For every line in the records below that holds "constraints", make a copy.

[RECORDED DATA — start]

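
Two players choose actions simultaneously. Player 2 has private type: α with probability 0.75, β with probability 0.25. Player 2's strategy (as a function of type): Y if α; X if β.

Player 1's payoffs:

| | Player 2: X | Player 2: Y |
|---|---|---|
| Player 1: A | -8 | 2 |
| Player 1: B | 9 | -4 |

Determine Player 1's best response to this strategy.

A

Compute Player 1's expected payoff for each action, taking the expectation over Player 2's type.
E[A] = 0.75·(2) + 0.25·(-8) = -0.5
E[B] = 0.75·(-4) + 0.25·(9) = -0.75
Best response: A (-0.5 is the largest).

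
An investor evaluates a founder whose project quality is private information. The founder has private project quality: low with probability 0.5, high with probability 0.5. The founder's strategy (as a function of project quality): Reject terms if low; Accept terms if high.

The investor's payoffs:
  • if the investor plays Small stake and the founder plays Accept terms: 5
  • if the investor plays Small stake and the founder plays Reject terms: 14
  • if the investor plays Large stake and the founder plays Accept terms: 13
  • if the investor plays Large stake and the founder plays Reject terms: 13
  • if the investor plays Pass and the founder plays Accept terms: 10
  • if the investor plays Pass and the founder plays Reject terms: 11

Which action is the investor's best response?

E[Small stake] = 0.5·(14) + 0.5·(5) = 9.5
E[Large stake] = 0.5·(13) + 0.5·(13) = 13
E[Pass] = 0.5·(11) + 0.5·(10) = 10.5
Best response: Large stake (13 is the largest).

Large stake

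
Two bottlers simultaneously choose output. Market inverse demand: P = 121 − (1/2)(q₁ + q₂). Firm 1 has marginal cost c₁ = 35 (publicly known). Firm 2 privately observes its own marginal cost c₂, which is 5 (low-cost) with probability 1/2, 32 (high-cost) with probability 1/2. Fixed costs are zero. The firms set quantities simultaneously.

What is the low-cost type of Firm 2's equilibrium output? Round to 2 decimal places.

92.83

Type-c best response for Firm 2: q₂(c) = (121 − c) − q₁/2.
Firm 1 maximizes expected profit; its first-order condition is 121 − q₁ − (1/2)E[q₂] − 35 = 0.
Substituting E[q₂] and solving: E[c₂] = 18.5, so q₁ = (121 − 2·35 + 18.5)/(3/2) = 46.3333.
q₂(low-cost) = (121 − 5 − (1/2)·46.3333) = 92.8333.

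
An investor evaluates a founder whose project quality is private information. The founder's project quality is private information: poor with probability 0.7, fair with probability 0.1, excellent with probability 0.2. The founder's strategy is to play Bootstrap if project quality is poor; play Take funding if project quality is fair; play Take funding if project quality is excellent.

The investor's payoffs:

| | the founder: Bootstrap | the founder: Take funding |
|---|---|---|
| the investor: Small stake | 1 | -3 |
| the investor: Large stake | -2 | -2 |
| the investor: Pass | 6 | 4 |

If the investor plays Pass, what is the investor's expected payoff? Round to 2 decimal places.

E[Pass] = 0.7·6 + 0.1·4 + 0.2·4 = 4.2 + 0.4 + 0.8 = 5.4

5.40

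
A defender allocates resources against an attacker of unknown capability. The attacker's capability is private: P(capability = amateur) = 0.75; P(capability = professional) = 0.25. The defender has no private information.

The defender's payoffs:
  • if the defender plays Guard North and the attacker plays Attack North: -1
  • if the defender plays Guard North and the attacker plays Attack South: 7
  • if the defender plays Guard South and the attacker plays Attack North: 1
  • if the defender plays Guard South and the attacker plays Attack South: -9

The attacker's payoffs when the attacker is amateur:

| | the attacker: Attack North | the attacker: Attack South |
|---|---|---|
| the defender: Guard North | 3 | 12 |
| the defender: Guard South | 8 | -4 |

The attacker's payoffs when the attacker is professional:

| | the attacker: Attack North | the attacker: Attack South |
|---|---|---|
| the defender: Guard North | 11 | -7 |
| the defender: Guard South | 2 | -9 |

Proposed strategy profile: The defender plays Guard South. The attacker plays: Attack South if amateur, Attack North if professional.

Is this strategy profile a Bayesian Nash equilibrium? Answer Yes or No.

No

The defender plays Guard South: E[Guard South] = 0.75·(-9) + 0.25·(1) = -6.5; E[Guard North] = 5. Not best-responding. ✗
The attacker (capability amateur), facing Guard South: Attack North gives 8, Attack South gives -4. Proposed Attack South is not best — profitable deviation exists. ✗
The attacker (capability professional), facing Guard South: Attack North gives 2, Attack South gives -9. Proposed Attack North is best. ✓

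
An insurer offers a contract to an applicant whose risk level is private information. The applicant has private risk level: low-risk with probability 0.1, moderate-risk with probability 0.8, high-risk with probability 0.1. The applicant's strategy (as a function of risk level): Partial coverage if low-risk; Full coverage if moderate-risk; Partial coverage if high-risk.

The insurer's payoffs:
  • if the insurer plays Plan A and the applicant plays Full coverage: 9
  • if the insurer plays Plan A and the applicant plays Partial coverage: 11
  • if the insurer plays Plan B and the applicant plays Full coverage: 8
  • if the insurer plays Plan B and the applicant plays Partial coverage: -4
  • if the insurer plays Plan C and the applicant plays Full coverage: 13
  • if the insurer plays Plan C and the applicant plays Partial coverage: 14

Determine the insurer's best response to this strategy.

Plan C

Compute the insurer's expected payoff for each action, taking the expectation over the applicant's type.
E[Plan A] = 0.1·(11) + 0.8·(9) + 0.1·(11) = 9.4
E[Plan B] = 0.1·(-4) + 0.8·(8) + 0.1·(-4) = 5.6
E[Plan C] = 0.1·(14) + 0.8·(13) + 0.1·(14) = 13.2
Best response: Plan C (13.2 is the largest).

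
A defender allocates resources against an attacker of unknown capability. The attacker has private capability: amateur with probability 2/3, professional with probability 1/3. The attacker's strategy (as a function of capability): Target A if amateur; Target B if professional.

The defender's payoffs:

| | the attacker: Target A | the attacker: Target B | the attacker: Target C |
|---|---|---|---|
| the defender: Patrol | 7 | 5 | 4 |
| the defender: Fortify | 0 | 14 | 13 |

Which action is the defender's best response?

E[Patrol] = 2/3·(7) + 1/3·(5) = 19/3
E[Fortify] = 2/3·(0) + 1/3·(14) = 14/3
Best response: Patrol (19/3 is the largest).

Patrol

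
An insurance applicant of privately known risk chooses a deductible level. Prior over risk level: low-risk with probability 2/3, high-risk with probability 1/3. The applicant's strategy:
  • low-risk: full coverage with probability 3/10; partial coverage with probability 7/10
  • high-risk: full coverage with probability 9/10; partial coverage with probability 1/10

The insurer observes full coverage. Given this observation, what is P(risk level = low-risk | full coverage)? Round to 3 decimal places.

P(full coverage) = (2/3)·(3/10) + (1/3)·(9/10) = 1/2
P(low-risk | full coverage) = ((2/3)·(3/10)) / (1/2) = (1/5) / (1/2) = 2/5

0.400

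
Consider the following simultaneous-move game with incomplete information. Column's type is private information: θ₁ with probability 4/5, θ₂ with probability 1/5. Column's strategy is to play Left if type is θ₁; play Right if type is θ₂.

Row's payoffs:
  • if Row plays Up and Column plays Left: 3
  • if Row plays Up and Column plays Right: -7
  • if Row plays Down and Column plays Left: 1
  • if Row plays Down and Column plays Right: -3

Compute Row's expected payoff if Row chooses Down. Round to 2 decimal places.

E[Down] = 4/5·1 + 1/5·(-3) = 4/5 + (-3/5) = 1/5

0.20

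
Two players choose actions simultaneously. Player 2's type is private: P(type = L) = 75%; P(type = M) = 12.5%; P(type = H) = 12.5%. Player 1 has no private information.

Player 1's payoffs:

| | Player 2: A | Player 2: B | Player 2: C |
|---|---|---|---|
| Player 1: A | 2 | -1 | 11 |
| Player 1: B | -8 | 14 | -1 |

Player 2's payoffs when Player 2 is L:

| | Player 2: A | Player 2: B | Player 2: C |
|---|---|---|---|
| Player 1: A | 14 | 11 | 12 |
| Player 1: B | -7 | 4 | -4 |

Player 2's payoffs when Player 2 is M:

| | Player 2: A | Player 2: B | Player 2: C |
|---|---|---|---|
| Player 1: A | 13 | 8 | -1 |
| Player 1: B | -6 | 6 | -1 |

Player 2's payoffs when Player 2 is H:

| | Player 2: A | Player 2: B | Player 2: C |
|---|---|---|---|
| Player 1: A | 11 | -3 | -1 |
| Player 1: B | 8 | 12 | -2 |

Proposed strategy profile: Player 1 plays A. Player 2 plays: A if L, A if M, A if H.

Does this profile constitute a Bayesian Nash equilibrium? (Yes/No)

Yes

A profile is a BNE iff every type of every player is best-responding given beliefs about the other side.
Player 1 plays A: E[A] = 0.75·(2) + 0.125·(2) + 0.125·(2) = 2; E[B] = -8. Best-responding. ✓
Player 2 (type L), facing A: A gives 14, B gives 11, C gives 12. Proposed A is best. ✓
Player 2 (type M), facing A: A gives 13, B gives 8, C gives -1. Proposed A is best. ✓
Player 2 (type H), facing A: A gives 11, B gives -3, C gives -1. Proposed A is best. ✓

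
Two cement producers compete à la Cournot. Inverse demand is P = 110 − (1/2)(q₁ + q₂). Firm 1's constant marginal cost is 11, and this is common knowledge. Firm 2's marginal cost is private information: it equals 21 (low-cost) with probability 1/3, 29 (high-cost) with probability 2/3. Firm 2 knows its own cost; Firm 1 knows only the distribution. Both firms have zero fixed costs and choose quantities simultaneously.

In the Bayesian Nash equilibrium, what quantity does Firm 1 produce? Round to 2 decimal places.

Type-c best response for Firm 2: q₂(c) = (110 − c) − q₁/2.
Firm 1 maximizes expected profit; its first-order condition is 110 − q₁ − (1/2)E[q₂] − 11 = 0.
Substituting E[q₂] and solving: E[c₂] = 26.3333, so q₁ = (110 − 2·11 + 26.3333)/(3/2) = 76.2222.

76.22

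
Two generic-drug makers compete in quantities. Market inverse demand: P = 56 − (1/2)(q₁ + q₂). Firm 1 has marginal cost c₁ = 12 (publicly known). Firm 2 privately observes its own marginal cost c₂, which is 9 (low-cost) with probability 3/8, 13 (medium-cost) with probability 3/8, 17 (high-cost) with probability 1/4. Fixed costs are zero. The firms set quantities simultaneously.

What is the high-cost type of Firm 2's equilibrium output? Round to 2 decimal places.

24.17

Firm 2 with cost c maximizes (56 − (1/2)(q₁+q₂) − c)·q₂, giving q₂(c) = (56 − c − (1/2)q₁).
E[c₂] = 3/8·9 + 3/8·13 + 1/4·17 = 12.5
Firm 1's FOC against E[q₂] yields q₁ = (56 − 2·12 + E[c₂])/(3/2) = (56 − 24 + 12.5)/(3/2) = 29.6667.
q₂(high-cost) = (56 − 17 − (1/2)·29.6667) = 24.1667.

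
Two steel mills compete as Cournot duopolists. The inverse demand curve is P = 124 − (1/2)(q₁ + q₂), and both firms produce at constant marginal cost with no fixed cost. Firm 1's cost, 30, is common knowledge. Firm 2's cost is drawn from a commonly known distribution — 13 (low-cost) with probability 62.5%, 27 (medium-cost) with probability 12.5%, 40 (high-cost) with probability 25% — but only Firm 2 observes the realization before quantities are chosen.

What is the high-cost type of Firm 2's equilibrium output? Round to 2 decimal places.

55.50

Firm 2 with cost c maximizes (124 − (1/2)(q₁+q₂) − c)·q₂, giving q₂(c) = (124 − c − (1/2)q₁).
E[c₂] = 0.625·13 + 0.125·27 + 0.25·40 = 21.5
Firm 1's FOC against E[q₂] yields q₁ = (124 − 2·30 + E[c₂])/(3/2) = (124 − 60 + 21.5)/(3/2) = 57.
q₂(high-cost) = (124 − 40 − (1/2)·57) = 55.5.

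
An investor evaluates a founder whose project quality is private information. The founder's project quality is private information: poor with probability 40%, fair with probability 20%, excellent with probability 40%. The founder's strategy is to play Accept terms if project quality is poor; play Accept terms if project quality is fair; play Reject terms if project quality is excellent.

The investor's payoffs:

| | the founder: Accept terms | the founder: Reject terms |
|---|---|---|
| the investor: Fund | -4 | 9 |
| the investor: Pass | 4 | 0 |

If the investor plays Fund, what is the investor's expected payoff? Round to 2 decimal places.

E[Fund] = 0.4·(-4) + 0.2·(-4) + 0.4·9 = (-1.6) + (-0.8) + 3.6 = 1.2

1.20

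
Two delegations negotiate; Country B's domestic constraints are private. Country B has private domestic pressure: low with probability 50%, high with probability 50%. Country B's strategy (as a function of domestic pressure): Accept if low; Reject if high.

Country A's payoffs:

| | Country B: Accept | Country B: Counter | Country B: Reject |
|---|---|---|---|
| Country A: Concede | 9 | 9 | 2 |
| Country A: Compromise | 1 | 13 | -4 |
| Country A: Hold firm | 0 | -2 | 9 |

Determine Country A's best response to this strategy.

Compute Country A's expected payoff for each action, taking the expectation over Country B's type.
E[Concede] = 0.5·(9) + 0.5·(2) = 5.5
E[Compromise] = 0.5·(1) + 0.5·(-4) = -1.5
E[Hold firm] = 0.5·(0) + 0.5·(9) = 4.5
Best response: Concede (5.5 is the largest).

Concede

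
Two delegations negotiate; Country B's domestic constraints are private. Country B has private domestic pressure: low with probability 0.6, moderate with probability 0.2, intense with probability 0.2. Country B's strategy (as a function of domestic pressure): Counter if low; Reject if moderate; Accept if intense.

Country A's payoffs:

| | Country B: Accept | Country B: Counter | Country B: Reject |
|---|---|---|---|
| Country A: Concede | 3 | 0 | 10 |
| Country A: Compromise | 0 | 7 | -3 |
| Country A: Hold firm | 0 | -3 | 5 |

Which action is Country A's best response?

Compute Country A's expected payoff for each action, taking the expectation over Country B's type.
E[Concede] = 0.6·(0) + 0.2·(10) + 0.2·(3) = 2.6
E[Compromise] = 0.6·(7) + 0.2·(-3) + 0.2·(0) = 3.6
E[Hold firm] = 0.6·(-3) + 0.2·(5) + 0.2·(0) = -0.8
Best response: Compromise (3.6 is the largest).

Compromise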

[RECORDED DATA — finish]

▶ [RESULT OF THIS TASK]
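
Two delegations negotiate; Country B's domestic constraints are private. Country B has private domestic pressure: low with probability 50%, high with probability 50%. Country B's strategy (as a function of domestic pressure): Accept if low; Reject if high.
Two delegations negotiate; Country B's domestic constraints are private. Country B has private domestic pressure: low with probability 0.6, moderate with probability 0.2, intense with probability 0.2. Country B's strategy (as a function of domestic pressure): Counter if low; Reject if moderate; Accept if intense.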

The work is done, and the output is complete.